● WHAT THIS TASK INVOLVES
Print every record word for word.
Start of EXERCISE INPUTS
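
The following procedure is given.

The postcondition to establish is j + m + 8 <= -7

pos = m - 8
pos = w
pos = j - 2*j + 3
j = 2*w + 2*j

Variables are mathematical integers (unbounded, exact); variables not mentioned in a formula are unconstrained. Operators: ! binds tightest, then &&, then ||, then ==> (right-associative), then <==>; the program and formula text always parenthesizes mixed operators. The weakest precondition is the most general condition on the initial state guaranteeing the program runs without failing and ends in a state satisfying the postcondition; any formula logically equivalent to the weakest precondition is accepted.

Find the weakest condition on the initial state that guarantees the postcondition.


Working backward. After the program, the postcondition j + m + 8 <= -7 must hold; in canonical form it is j + m <= -15.
Before j := 2*w + 2*j: 2*j + m + 2*w <= -15
Before pos := j - 2*j + 3: 2*j + m + 2*w <= -15
Before pos := w: 2*j + m + 2*w <= -15
Before pos := m - 8: 2*j + m + 2*w <= -15
Answer: WP = 2*j + m + 2*w <= -15


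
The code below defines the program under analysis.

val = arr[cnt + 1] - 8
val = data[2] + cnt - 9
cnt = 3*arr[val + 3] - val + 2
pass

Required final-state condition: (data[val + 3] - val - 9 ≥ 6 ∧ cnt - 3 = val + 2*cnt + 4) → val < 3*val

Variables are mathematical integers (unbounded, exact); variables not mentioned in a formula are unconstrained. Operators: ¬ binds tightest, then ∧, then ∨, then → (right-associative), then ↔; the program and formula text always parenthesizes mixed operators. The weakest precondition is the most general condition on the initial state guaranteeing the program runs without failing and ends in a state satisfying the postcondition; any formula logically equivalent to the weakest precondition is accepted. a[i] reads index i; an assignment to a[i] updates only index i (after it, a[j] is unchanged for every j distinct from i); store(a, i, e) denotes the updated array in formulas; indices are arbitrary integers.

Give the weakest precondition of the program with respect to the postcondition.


Working backward. After the program, the postcondition (data[val + 3] - val - 9 ≥ 6 ∧ cnt - 3 = val + 2*cnt + 4) → val < 3*val must hold; in canonical form it is (data[val + 3] ≥ val + 15 ∧ cnt + val = -7) → 2*val > 0.
Before skip: (data[val + 3] ≥ val + 15 ∧ cnt + val = -7) → 2*val > 0
Before cnt := 3*arr[val + 3] - val + 2: (data[val + 3] ≥ val + 15 ∧ 3*arr[val + 3] = -9) → 2*val > 0
Before val := data[2] + cnt - 9: (data[data[2] + cnt - 6] ≥ data[2] + cnt + 6 ∧ 3*arr[data[2] + cnt - 6] = -9) → 2*data[2] + 2*cnt > 18
Before val := arr[cnt + 1] - 8: (data[data[2] + cnt - 6] ≥ data[2] + cnt + 6 ∧ 3*arr[data[2] + cnt - 6] = -9) → 2*data[2] + 2*cnt > 18
Answer: WP = (data[data[2] + cnt - 6] ≥ data[2] + cnt + 6 ∧ 3*arr[data[2] + cnt - 6] = -9) → 2*data[2] + 2*cnt > 18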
End of EXERCISE INPUTS
● RESPONSE TO THE TASK
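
The following procedure is given.

The postcondition to establish is j + m + 8 <= -7

pos = m - 8
pos = w
pos = j - 2*j + 3
j = 2*w + 2*j

Variables are mathematical integers (unbounded, exact); variables not mentioned in a formula are unconstrained. Operators: ! binds tightest, then &&, then ||, then ==> (right-associative), then <==>; the program and formula text always parenthesizes mixed operators. The weakest precondition is the most general condition on the initial state guaranteeing the program runs without failing and ends in a state satisfying the postcondition; any formula logically equivalent to the weakest precondition is accepted.

Find the weakest condition on the initial state that guarantees the postcondition.


Working backward. After the program, the postcondition j + m + 8 <= -7 must hold; in canonical form it is j + m <= -15.
Before j := 2*w + 2*j: 2*j + m + 2*w <= -15
Before pos := j - 2*j + 3: 2*j + m + 2*w <= -15
Before pos := w: 2*j + m + 2*w <= -15
Before pos := m - 8: 2*j + m + 2*w <= -15
Answer: WP = 2*j + m + 2*w <= -15


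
The code below defines the program under analysis.

val = arr[cnt + 1] - 8
val = data[2] + cnt - 9
cnt = 3*arr[val + 3] - val + 2
pass

Required final-state condition: (data[val + 3] - val - 9 ≥ 6 ∧ cnt - 3 = val + 2*cnt + 4) → val < 3*val

Variables are mathematical integers (unbounded, exact); variables not mentioned in a formula are unconstrained. Operators: ¬ binds tightest, then ∧, then ∨, then → (right-associative), then ↔; the program and formula text always parenthesizes mixed operators. The weakest precondition is the most general condition on the initial state guaranteeing the program runs without failing and ends in a state satisfying the postcondition; any formula logically equivalent to the weakest precondition is accepted. a[i] reads index i; an assignment to a[i] updates only index i (after it, a[j] is unchanged for every j distinct from i); store(a, i, e) denotes the updated array in formulas; indices are arbitrary integers.

Give the weakest precondition of the program with respect to the postcondition.


Working backward. After the program, the postcondition (data[val + 3] - val - 9 ≥ 6 ∧ cnt - 3 = val + 2*cnt + 4) → val < 3*val must hold; in canonical form it is (data[val + 3] ≥ val + 15 ∧ cnt + val = -7) → 2*val > 0.
Before skip: (data[val + 3] ≥ val + 15 ∧ cnt + val = -7) → 2*val > 0
Before cnt := 3*arr[val + 3] - val + 2: (data[val + 3] ≥ val + 15 ∧ 3*arr[val + 3] = -9) → 2*val > 0
Before val := data[2] + cnt - 9: (data[data[2] + cnt - 6] ≥ data[2] + cnt + 6 ∧ 3*arr[data[2] + cnt - 6] = -9) → 2*data[2] + 2*cnt > 18
Before val := arr[cnt + 1] - 8: (data[data[2] + cnt - 6] ≥ data[2] + cnt + 6 ∧ 3*arr[data[2] + cnt - 6] = -9) → 2*data[2] + 2*cnt > 18
Answer: WP = (data[data[2] + cnt - 6] ≥ data[2] + cnt + 6 ∧ 3*arr[data[2] + cnt - 6] = -9) → 2*data[2] + 2*cnt > 18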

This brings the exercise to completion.